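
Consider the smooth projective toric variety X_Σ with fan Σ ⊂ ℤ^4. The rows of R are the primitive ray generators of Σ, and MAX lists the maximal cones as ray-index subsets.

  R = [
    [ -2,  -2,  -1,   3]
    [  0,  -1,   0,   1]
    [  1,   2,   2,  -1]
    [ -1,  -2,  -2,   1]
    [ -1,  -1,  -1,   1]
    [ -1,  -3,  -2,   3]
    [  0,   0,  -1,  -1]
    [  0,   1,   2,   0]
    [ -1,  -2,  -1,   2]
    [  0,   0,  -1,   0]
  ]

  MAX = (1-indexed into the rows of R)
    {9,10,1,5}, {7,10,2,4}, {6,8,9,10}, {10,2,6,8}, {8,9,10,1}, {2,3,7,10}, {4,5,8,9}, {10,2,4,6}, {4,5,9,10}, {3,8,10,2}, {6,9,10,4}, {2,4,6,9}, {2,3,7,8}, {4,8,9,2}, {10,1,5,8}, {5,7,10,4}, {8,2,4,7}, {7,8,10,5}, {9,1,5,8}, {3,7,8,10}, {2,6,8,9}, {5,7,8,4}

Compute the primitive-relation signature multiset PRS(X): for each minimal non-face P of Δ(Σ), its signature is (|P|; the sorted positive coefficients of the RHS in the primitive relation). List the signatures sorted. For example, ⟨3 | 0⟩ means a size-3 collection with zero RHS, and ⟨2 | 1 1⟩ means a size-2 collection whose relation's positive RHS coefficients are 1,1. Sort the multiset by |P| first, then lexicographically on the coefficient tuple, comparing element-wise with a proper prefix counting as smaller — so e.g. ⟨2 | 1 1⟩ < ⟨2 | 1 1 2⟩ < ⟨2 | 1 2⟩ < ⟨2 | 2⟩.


Σ has 18 primitive collections:

  P={3,4}:  v_{3} + v_{4} = 0 — sig = ⟨2 | 0⟩
  P={2,5}:  v_{2} + v_{5} = v_{9} — sig = ⟨2 | 1⟩
  P={7,9}:  v_{7} + v_{9} = v_{4} — sig = ⟨2 | 1⟩
  P={3,5}:  v_{3} + v_{5} = v_{8} + v_{10} — sig = ⟨2 | 1 1⟩
  P={3,9}:  v_{3} + v_{9} = v_{2} + v_{8} + v_{10} — sig = ⟨2 | 1 1 1⟩
  P={6,7}:  v_{6} + v_{7} = v_{2} + v_{4} + v_{10} — sig = ⟨2 | 1 1 1⟩
  P={1,2}:  v_{1} + v_{2} = v_{8} + 2·v_{9} + v_{10} — sig = ⟨2 | 1 1 2⟩
  P={1,4}:  v_{1} + v_{4} = 2·v_{5} + v_{9} — sig = ⟨2 | 1 2⟩
  P={5,6}:  v_{5} + v_{6} = 2·v_{9} + v_{10} — sig = ⟨2 | 1 2⟩
  P={1,3}:  v_{1} + v_{3} = 2·v_{8} + v_{9} + 2·v_{10} — sig = ⟨2 | 1 2 2⟩
  P={3,6}:  v_{3} + v_{6} = 2·v_{2} + v_{8} + 2·v_{10} — sig = ⟨2 | 1 2 2⟩
  P={1,6}:  v_{1} + v_{6} = v_{8} + 3·v_{9} + 2·v_{10} — sig = ⟨2 | 1 2 3⟩
  P={1,7}:  v_{1} + v_{7} = 2·v_{5} — sig = ⟨2 | 2⟩
  P={2,9,10}:  v_{2} + v_{9} + v_{10} = v_{6} — sig = ⟨3 | 1⟩
  P={4,8,10}:  v_{4} + v_{8} + v_{10} = v_{5} — sig = ⟨3 | 1⟩
  P={4,6,8}:  v_{4} + v_{6} + v_{8} = 2·v_{9} — sig = ⟨3 | 2⟩
  P={2,7,8,10}:  v_{2} + v_{7} + v_{8} + v_{10} = 0 — sig = ⟨4 | 0⟩
  P={5,8,9,10}:  v_{5} + v_{8} + v_{9} + v_{10} = v_{1} — sig = ⟨4 | 1⟩

so the primitive-relation signature multiset is
    ⟨2 | 0⟩
    ⟨2 | 1⟩
    ⟨2 | 1⟩
    ⟨2 | 1 1⟩
    ⟨2 | 1 1 1⟩
    ⟨2 | 1 1 1⟩
    ⟨2 | 1 1 2⟩
    ⟨2 | 1 2⟩
    ⟨2 | 1 2⟩
    ⟨2 | 1 2 2⟩
    ⟨2 | 1 2 2⟩
    ⟨2 | 1 2 3⟩
    ⟨2 | 2⟩
    ⟨3 | 1⟩
    ⟨3 | 1⟩
    ⟨3 | 2⟩
    ⟨4 | 0⟩
    ⟨4 | 1⟩


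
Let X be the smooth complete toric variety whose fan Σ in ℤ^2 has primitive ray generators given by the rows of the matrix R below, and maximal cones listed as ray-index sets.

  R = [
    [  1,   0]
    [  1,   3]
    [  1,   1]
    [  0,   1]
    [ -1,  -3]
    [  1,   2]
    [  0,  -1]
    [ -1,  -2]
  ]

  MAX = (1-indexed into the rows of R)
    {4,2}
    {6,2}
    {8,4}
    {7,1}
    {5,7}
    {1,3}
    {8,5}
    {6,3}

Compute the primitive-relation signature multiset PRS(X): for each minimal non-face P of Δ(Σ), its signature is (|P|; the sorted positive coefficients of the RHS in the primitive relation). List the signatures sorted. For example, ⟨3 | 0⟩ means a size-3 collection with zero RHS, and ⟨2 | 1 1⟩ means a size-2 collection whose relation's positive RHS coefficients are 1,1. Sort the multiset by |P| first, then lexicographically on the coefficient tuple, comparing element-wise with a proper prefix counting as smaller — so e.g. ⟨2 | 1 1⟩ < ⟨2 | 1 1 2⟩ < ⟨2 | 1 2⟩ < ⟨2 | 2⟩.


20 collections generate NE(X_Σ); each relation:

  P = {2,5}:  v_{2} + v_{5} = 0  ⇒ sig = ⟨2 | 0⟩
  P = {4,7}:  v_{4} + v_{7} = 0  ⇒ sig = ⟨2 | 0⟩
  P = {6,8}:  v_{6} + v_{8} = 0  ⇒ sig = ⟨2 | 0⟩
  P = {1,4}:  v_{1} + v_{4} = v_{3}  ⇒ sig = ⟨2 | 1⟩
  P = {2,7}:  v_{2} + v_{7} = v_{6}  ⇒ sig = ⟨2 | 1⟩
  P = {2,8}:  v_{2} + v_{8} = v_{4}  ⇒ sig = ⟨2 | 1⟩
  P = {3,4}:  v_{3} + v_{4} = v_{6}  ⇒ sig = ⟨2 | 1⟩
  P = {3,7}:  v_{3} + v_{7} = v_{1}  ⇒ sig = ⟨2 | 1⟩
  P = {3,8}:  v_{3} + v_{8} = v_{7}  ⇒ sig = ⟨2 | 1⟩
  P = {4,5}:  v_{4} + v_{5} = v_{8}  ⇒ sig = ⟨2 | 1⟩
  P = {4,6}:  v_{4} + v_{6} = v_{2}  ⇒ sig = ⟨2 | 1⟩
  P = {5,6}:  v_{5} + v_{6} = v_{7}  ⇒ sig = ⟨2 | 1⟩
  P = {6,7}:  v_{6} + v_{7} = v_{3}  ⇒ sig = ⟨2 | 1⟩
  P = {7,8}:  v_{7} + v_{8} = v_{5}  ⇒ sig = ⟨2 | 1⟩
  P = {1,2}:  v_{1} + v_{2} = v_{3} + v_{6}  ⇒ sig = ⟨2 | 1 1⟩
  P = {1,6}:  v_{1} + v_{6} = 2·v_{3}  ⇒ sig = ⟨2 | 2⟩
  P = {1,8}:  v_{1} + v_{8} = 2·v_{7}  ⇒ sig = ⟨2 | 2⟩
  P = {2,3}:  v_{2} + v_{3} = 2·v_{6}  ⇒ sig = ⟨2 | 2⟩
  P = {3,5}:  v_{3} + v_{5} = 2·v_{7}  ⇒ sig = ⟨2 | 2⟩
  P = {1,5}:  v_{1} + v_{5} = 3·v_{7}  ⇒ sig = ⟨2 | 3⟩

Signatures (|P|; sorted positive RHS coefficients), sorted:
    ⟨2 | 0⟩
    ⟨2 | 0⟩
    ⟨2 | 0⟩
    ⟨2 | 1⟩
    ⟨2 | 1⟩
    ⟨2 | 1⟩
    ⟨2 | 1⟩
    ⟨2 | 1⟩
    ⟨2 | 1⟩
    ⟨2 | 1⟩
    ⟨2 | 1⟩
    ⟨2 | 1⟩
    ⟨2 | 1⟩
    ⟨2 | 1⟩
    ⟨2 | 1 1⟩
    ⟨2 | 2⟩
    ⟨2 | 2⟩
    ⟨2 | 2⟩
    ⟨2 | 2⟩
    ⟨2 | 3⟩


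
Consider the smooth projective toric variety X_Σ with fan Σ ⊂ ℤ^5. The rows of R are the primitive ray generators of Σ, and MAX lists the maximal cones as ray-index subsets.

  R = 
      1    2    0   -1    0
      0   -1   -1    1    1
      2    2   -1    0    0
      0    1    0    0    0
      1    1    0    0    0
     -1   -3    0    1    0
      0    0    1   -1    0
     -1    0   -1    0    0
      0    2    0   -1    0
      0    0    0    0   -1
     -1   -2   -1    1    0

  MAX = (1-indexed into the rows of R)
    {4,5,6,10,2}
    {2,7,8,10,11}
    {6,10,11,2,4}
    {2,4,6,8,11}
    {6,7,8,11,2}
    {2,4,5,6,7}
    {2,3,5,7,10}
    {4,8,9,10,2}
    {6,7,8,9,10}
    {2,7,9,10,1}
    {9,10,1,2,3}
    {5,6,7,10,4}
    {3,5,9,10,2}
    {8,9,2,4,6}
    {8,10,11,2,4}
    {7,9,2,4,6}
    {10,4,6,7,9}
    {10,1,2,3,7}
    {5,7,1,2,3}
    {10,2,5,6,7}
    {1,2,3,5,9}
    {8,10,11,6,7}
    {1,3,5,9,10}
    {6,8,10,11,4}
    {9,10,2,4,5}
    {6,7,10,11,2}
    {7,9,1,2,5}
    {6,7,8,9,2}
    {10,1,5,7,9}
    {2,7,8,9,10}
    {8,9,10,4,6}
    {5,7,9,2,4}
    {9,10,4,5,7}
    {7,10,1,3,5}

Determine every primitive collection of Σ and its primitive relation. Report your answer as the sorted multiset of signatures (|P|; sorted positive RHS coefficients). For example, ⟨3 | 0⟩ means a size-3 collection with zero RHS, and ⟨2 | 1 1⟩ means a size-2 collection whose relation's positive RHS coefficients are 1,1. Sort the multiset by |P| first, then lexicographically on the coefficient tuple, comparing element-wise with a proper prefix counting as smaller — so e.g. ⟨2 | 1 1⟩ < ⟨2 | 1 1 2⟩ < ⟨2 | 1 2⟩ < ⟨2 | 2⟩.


Minimal non-faces — 20 found among 11 rays, 34 max cones:

  P = {9,11}:  v_{9} + v_{11} = v_{8}  ⇒ sig = ⟨2 | 1⟩
  P = {1,4}:  v_{1} + v_{4} = v_{5} + v_{9}  ⇒ sig = ⟨2 | 1 1⟩
  P = {5,11}:  v_{5} + v_{11} = v_{2} + v_{10}  ⇒ sig = ⟨2 | 1 1⟩
  P = {1,6}:  v_{1} + v_{6} = v_{2} + v_{7} + v_{10}  ⇒ sig = ⟨2 | 1 1 1⟩
  P = {5,8}:  v_{5} + v_{8} = v_{2} + v_{9} + v_{10}  ⇒ sig = ⟨2 | 1 1 1⟩
  P = {3,4}:  v_{3} + v_{4} = v_{2} + 2·v_{5} + v_{9} + v_{10}  ⇒ sig = ⟨2 | 1 1 1 2⟩
  P = {1,11}:  v_{1} + v_{11} = 2·v_{2} + v_{7} + v_{9} + 2·v_{10}  ⇒ sig = ⟨2 | 1 1 2 2⟩
  P = {3,6}:  v_{3} + v_{6} = 2·v_{2} + v_{5} + v_{7} + 2·v_{10}  ⇒ sig = ⟨2 | 1 1 2 2⟩
  P = {3,8}:  v_{3} + v_{8} = v_{1} + 2·v_{2} + v_{9} + 2·v_{10}  ⇒ sig = ⟨2 | 1 1 2 2⟩
  P = {3,11}:  v_{3} + v_{11} = v_{1} + 2·v_{2} + 2·v_{10}  ⇒ sig = ⟨2 | 1 2 2⟩
  P = {1,8}:  v_{1} + v_{8} = 2·v_{2} + v_{7} + 2·v_{9} + 2·v_{10}  ⇒ sig = ⟨2 | 1 2 2 2⟩
  P = {5,6,9}:  v_{5} + v_{6} + v_{9} = 0  ⇒ sig = ⟨3 | 0⟩
  P = {4,7,11}:  v_{4} + v_{7} + v_{11} = v_{6} + v_{9}  ⇒ sig = ⟨3 | 1 1⟩
  P = {4,7,8}:  v_{4} + v_{7} + v_{8} = v_{6} + 2·v_{9}  ⇒ sig = ⟨3 | 1 2⟩
  P = {3,7,9}:  v_{3} + v_{7} + v_{9} = 2·v_{1}  ⇒ sig = ⟨3 | 2⟩
  P = {2,4,7,10}:  v_{2} + v_{4} + v_{7} + v_{10} = 0  ⇒ sig = ⟨4 | 0⟩
  P = {1,2,5,10}:  v_{1} + v_{2} + v_{5} + v_{10} = v_{3}  ⇒ sig = ⟨4 | 1⟩
  P = {2,6,9,10}:  v_{2} + v_{6} + v_{9} + v_{10} = v_{11}  ⇒ sig = ⟨4 | 1⟩
  P = {2,6,8,10}:  v_{2} + v_{6} + v_{8} + v_{10} = 2·v_{11}  ⇒ sig = ⟨4 | 2⟩
  P = {2,5,7,9,10}:  v_{2} + v_{5} + v_{7} + v_{9} + v_{10} = v_{1}  ⇒ sig = ⟨5 | 1⟩

so the primitive-relation signature multiset is
    |P|=2: 11 collections, coeffs (1), (1,1), (1,1), (1,1,1), (1,1,1), (1,1,1,2), (1,1,2,2), (1,1,2,2), (1,1,2,2), (1,2,2), (1,2,2,2)
    |P|=3: 4 collections, coeffs (), (1,1), (1,2), (2)
    |P|=4: 4 collections, coeffs (), (1), (1), (2)
    |P|=5: 1 collection, coeffs (1)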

Task directions »
Work out how many lines in the records above hold the string "projective", then give only that count.

Task answer »
2